* [Saved entries]
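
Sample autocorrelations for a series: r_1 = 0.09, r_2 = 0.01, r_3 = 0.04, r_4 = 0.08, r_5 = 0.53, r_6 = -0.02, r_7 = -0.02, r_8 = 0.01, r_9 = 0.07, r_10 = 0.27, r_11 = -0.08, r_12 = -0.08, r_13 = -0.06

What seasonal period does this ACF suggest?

5

The largest autocorrelation is r_5 = 0.53, with a weaker echo at lag 10 (0.27); the remaining lags stay at or below 0.09.
The dominant spike at lag 5 indicates a seasonal period of 5.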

* [ACTIVITY] What you return should match the entries above exactly.

* [FINAL ANSWER]
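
Sample autocorrelations for a series: r_1 = 0.09, r_2 = 0.01, r_3 = 0.04, r_4 = 0.08, r_5 = 0.53, r_6 = -0.02, r_7 = -0.02, r_8 = 0.01, r_9 = 0.07, r_10 = 0.27, r_11 = -0.08, r_12 = -0.08, r_13 = -0.06

What seasonal period does this ACF suggest?

5

The largest autocorrelation is r_5 = 0.53, with a weaker echo at lag 10 (0.27); the remaining lags stay at or below 0.09.
The dominant spike at lag 5 indicates a seasonal period of 5.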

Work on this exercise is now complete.